▶ What to produce: Please copy out every line in the records below that includes the word "Python".

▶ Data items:
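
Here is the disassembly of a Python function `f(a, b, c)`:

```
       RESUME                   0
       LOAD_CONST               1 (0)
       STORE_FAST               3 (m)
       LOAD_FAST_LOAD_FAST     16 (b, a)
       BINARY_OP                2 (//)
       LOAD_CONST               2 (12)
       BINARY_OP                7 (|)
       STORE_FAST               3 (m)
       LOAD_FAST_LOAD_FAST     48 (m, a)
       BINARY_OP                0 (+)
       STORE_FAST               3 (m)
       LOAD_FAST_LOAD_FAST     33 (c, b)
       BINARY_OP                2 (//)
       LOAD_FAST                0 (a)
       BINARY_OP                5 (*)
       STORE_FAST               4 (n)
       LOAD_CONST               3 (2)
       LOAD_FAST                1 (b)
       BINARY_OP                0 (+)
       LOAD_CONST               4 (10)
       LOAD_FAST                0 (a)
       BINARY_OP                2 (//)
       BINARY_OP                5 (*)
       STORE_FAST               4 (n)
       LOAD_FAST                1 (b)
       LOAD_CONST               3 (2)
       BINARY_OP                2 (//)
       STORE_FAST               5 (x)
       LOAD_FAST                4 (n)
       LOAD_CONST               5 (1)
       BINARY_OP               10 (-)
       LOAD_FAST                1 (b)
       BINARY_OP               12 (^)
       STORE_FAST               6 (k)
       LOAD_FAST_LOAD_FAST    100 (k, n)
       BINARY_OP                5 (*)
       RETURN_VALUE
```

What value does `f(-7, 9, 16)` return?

LOAD_CONST → push 0. Stack: [0]
STORE_FAST m → m=0. Stack: []
LOAD_FAST_LOAD_FAST b,a → push 9,-7. Stack: [9, -7]
BINARY_OP // → 9 // -7 = -2. Stack: [-2]
LOAD_CONST → push 12. Stack: [-2, 12]
BINARY_OP | → -2 | 12 = -2. Stack: [-2]
STORE_FAST m → m=-2. Stack: []
LOAD_FAST_LOAD_FAST m,a → push -2,-7. Stack: [-2, -7]
BINARY_OP + → -2 + -7 = -9. Stack: [-9]
STORE_FAST m → m=-9. Stack: []
LOAD_FAST_LOAD_FAST c,b → push 16,9. Stack: [16, 9]
BINARY_OP // → 16 // 9 = 1. Stack: [1]
LOAD_FAST a → push -7. Stack: [1, -7]
BINARY_OP * → 1 * -7 = -7. Stack: [-7]
STORE_FAST n → n=-7. Stack: []
LOAD_CONST → push 2. Stack: [2]
LOAD_FAST b → push 9. Stack: [2, 9]
BINARY_OP + → 2 + 9 = 11. Stack: [11]
LOAD_CONST → push 10. Stack: [11, 10]
LOAD_FAST a → push -7. Stack: [11, 10, -7]
BINARY_OP // → 10 // -7 = -2. Stack: [11, -2]
BINARY_OP * → 11 * -2 = -22. Stack: [-22]
STORE_FAST n → n=-22. Stack: []
LOAD_FAST b → push 9. Stack: [9]
LOAD_CONST → push 2. Stack: [9, 2]
BINARY_OP // → 9 // 2 = 4. Stack: [4]
STORE_FAST x → x=4. Stack: []
LOAD_FAST n → push -22. Stack: [-22]
LOAD_CONST → push 1. Stack: [-22, 1]
BINARY_OP - → -22 - 1 = -23. Stack: [-23]
LOAD_FAST b → push 9. Stack: [-23, 9]
BINARY_OP ^ → -23 ^ 9 = -32. Stack: [-32]
STORE_FAST k → k=-32. Stack: []
LOAD_FAST_LOAD_FAST k,n → push -32,-22. Stack: [-32, -22]
BINARY_OP * → -32 * -22 = 704. Stack: [704]
RETURN_VALUE → return 704.

704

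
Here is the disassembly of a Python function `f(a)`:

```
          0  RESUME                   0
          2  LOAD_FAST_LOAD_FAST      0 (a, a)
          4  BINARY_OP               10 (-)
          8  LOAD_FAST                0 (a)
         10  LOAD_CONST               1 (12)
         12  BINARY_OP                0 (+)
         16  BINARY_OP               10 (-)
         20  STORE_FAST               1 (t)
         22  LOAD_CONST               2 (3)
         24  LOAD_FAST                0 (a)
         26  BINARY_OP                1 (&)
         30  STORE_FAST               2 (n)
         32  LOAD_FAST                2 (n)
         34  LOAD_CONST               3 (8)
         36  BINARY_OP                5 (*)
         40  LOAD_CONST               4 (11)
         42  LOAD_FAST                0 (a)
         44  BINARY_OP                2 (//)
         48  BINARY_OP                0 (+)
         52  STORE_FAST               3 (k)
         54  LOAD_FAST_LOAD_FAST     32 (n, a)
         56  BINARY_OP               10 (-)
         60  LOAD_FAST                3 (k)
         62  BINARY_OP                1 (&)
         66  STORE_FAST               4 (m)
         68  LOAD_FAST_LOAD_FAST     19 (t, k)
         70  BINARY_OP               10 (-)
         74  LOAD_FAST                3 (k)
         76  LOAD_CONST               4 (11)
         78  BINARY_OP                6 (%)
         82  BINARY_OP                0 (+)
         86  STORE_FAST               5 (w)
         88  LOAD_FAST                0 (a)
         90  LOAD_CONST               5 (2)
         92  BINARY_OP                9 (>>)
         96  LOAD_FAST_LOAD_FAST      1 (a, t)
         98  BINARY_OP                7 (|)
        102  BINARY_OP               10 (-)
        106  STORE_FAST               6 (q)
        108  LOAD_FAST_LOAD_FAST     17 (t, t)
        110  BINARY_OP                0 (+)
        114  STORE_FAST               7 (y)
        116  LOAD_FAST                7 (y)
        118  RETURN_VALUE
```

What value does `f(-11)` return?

LOAD_FAST_LOAD_FAST a,a → push -11,-11. Stack: [-11, -11]
BINARY_OP - → -11 - -11 = 0. Stack: [0]
LOAD_FAST a → push -11. Stack: [0, -11]
LOAD_CONST → push 12. Stack: [0, -11, 12]
BINARY_OP + → -11 + 12 = 1. Stack: [0, 1]
BINARY_OP - → 0 - 1 = -1. Stack: [-1]
STORE_FAST t → t=-1. Stack: []
LOAD_CONST → push 3. Stack: [3]
LOAD_FAST a → push -11. Stack: [3, -11]
BINARY_OP & → 3 & -11 = 1. Stack: [1]
STORE_FAST n → n=1. Stack: []
LOAD_FAST n → push 1. Stack: [1]
LOAD_CONST → push 8. Stack: [1, 8]
BINARY_OP * → 1 * 8 = 8. Stack: [8]
LOAD_CONST → push 11. Stack: [8, 11]
LOAD_FAST a → push -11. Stack: [8, 11, -11]
BINARY_OP // → 11 // -11 = -1. Stack: [8, -1]
BINARY_OP + → 8 + -1 = 7. Stack: [7]
STORE_FAST k → k=7. Stack: []
LOAD_FAST_LOAD_FAST n,a → push 1,-11. Stack: [1, -11]
BINARY_OP - → 1 - -11 = 12. Stack: [12]
LOAD_FAST k → push 7. Stack: [12, 7]
BINARY_OP & → 12 & 7 = 4. Stack: [4]
STORE_FAST m → m=4. Stack: []
LOAD_FAST_LOAD_FAST t,k → push -1,7. Stack: [-1, 7]
BINARY_OP - → -1 - 7 = -8. Stack: [-8]
LOAD_FAST k → push 7. Stack: [-8, 7]
LOAD_CONST → push 11. Stack: [-8, 7, 11]
BINARY_OP % → 7 % 11 = 7. Stack: [-8, 7]
BINARY_OP + → -8 + 7 = -1. Stack: [-1]
STORE_FAST w → w=-1. Stack: []
LOAD_FAST a → push -11. Stack: [-11]
LOAD_CONST → push 2. Stack: [-11, 2]
BINARY_OP >> → -11 >> 2 = -3. Stack: [-3]
LOAD_FAST_LOAD_FAST a,t → push -11,-1. Stack: [-3, -11, -1]
BINARY_OP | → -11 | -1 = -1. Stack: [-3, -1]
BINARY_OP - → -3 - -1 = -2. Stack: [-2]
STORE_FAST q → q=-2. Stack: []
LOAD_FAST_LOAD_FAST t,t → push -1,-1. Stack: [-1, -1]
BINARY_OP + → -1 + -1 = -2. Stack: [-2]
STORE_FAST y → y=-2. Stack: []
LOAD_FAST y → push -2. Stack: [-2]
RETURN_VALUE → return -2.

-2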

▶ Answer space:
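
Here is the disassembly of a Python function `f(a, b, c)`:
Here is the disassembly of a Python function `f(a)`: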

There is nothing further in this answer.